(Stored items)
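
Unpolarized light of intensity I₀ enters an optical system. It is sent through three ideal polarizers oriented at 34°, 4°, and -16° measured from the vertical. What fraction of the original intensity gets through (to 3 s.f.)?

≈ 0.331 I₀

Unpolarized light through the first polarizer → I₁ = ½ I₀, now polarized at 34°.
I₂ = I₁ cos²(4° − 34°) = 0.5 I₀ · cos²(30°) = 0.375 I₀.
I₃ = I₂ cos²(-16° − 4°) = 0.375 I₀ · cos²(20°) = 0.3311 I₀.
Transmitted fraction = 0.3311.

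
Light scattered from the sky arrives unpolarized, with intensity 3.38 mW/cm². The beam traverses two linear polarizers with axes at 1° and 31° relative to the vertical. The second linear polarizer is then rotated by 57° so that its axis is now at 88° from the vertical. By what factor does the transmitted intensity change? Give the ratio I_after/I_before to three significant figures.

I_new/I_old ≈ 0.00365

Before rotation:
Unpolarized light through the first polarizer → I₁ = ½ I₀, now polarized at 1°.
I₂ = I₁ cos²(31° − 1°) = 0.5 I₀ · cos²(30°) = 0.375 I₀.
After rotation:
Unpolarized light through the first polarizer → I₁ = ½ I₀, now polarized at 1°.
I₂ = I₁ cos²(88° − 1°) = 0.5 I₀ · cos²(87°) = 0.00137 I₀.
Ratio = 0.00137 / 0.375 = 0.003652.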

Task objective → The data must be duplicated exactly, with nothing left out.

Task solution →
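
Unpolarized light of intensity I₀ enters an optical system. It is sent through three ideal polarizers oriented at 34°, 4°, and -16° measured from the vertical. What fraction of the original intensity gets through (to 3 s.f.)?

≈ 0.331 I₀

Unpolarized light through the first polarizer → I₁ = ½ I₀, now polarized at 34°.
I₂ = I₁ cos²(4° − 34°) = 0.5 I₀ · cos²(30°) = 0.375 I₀.
I₃ = I₂ cos²(-16° − 4°) = 0.375 I₀ · cos²(20°) = 0.3311 I₀.
Transmitted fraction = 0.3311.

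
Light scattered from the sky arrives unpolarized, with intensity 3.38 mW/cm². The beam traverses two linear polarizers with axes at 1° and 31° relative to the vertical. The second linear polarizer is then rotated by 57° so that its axis is now at 88° from the vertical. By what factor does the transmitted intensity change? Give the ratio I_after/I_before to three significant figures.

I_new/I_old ≈ 0.00365

Before rotation:
Unpolarized light through the first polarizer → I₁ = ½ I₀, now polarized at 1°.
I₂ = I₁ cos²(31° − 1°) = 0.5 I₀ · cos²(30°) = 0.375 I₀.
After rotation:
Unpolarized light through the first polarizer → I₁ = ½ I₀, now polarized at 1°.
I₂ = I₁ cos²(88° − 1°) = 0.5 I₀ · cos²(87°) = 0.00137 I₀.
Ratio = 0.00137 / 0.375 = 0.003652.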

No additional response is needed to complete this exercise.